%%

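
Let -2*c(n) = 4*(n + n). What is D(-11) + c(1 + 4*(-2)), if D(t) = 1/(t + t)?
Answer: 615/22 ≈ 27.955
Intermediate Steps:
D(t) = 1/(2*t)
c(n) = -4*n (c(n) = -2*(n + n) = -2*2*n = -4*n)
D(-11) + c(1 + 4*(-2)) = (½)/(-11) - 4*(1 + 4*(-2)) = (½)*(-1/11) - 4*(1 - 8) = -1/22 - 4*(-7) = -1/22 + 28 = 615/22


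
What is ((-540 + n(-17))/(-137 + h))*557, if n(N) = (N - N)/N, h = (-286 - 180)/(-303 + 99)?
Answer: 30679560/13741 ≈ 2232.7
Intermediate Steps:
h = 233/102 (h = -466/(-204) = -466*(-1/204) = 233/102 ≈ 2.2843)
n(N) = 0 (n(N) = 0/N = 0)
((-540 + n(-17))/(-137 + h))*557 = ((-540 + 0)/(-137 + 233/102))*557 = -540/(-13741/102)*557 = -540*(-102/13741)*557 = (55080/13741)*557 = 30679560/13741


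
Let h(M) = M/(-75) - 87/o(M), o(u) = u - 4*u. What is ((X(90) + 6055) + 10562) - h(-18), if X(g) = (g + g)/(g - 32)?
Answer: 216910243/13050 ≈ 16621.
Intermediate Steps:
o(u) = -3*u
X(g) = 2*g/(-32 + g) (X(g) = (2*g)/(-32 + g) = 2*g/(-32 + g))
h(M) = 29/M - M/75 (h(M) = M/(-75) - 87*(-1/(3*M)) = M*(-1/75) - (-29)/M = -M/75 + 29/M = 29/M - M/75)
((X(90) + 6055) + 10562) - h(-18) = ((2*90/(-32 + 90) + 6055) + 10562) - (29/(-18) - 1/75*(-18)) = ((2*90/58 + 6055) + 10562) - (29*(-1/18) + 6/25) = ((2*90*(1/58) + 6055) + 10562) - (-29/18 + 6/25) = ((90/29 + 6055) + 10562) - 1*(-617/450) = (175685/29 + 10562) + 617/450 = 481983/29 + 617/450 = 216910243/13050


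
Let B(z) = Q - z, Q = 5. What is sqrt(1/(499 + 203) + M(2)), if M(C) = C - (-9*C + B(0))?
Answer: sqrt(821418)/234 ≈ 3.8732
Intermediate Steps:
B(z) = 5 - z
M(C) = -5 + 10*C (M(C) = C - (-9*C + (5 - 1*0)) = C - (-9*C + (5 + 0)) = C - (-9*C + 5) = C - (5 - 9*C) = C + (-5 + 9*C) = -5 + 10*C)
sqrt(1/(499 + 203) + M(2)) = sqrt(1/(499 + 203) + (-5 + 10*2)) = sqrt(1/702 + (-5 + 20)) = sqrt(1/702 + 15) = sqrt(10531/702) = sqrt(821418)/234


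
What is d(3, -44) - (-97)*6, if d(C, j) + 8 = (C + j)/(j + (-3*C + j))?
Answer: 55719/97 ≈ 574.42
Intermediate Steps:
d(C, j) = -8 + (C + j)/(-3*C + 2*j) (d(C, j) = -8 + (C + j)/(j + (-3*C + j)) = -8 + (C + j)/(j + (j - 3*C)) = -8 + (C + j)/(-3*C + 2*j))
d(3, -44) - (-97)*6 = 5*(-5*3 + 3*(-44))/(-2*(-44) + 3*3) - (-97)*6 = 5*(-15 - 132)/(88 + 9) - 1*(-582) = 5*(-147)/97 + 582 = 5*(1/97)*(-147) + 582 = -735/97 + 582 = 55719/97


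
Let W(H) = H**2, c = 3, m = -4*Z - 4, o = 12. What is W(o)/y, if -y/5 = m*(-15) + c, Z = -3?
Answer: 16/65 ≈ 0.24615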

%%

Look above for the line with "Answer: 216910243/13050 ≈ 16621." and the line with "Answer: 55719/97 ≈ 574.42", and reproduce exactly those two lines plus every line between, nothing more.

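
Answer: 216910243/13050 ≈ 16621.
Intermediate Steps:
o(u) = -3*u
X(g) = 2*g/(-32 + g) (X(g) = (2*g)/(-32 + g) = 2*g/(-32 + g))
h(M) = 29/M - M/75 (h(M) = M/(-75) - 87*(-1/(3*M)) = M*(-1/75) - (-29)/M = -M/75 + 29/M = 29/M - M/75)
((X(90) + 6055) + 10562) - h(-18) = ((2*90/(-32 + 90) + 6055) + 10562) - (29/(-18) - 1/75*(-18)) = ((2*90/58 + 6055) + 10562) - (29*(-1/18) + 6/25) = ((2*90*(1/58) + 6055) + 10562) - (-29/18 + 6/25) = ((90/29 + 6055) + 10562) - 1*(-617/450) = (175685/29 + 10562) + 617/450 = 481983/29 + 617/450 = 216910243/13050


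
Let B(z) = Q - z, Q = 5. What is sqrt(1/(499 + 203) + M(2)), if M(C) = C - (-9*C + B(0))?
Answer: sqrt(821418)/234 ≈ 3.8732
Intermediate Steps:
B(z) = 5 - z
M(C) = -5 + 10*C (M(C) = C - (-9*C + (5 - 1*0)) = C - (-9*C + (5 + 0)) = C - (-9*C + 5) = C - (5 - 9*C) = C + (-5 + 9*C) = -5 + 10*C)
sqrt(1/(499 + 203) + M(2)) = sqrt(1/(499 + 203) + (-5 + 10*2)) = sqrt(1/702 + (-5 + 20)) = sqrt(1/702 + 15) = sqrt(10531/702) = sqrt(821418)/234


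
What is d(3, -44) - (-97)*6, if d(C, j) + 8 = (C + j)/(j + (-3*C + j))?
Answer: 55719/97 ≈ 574.42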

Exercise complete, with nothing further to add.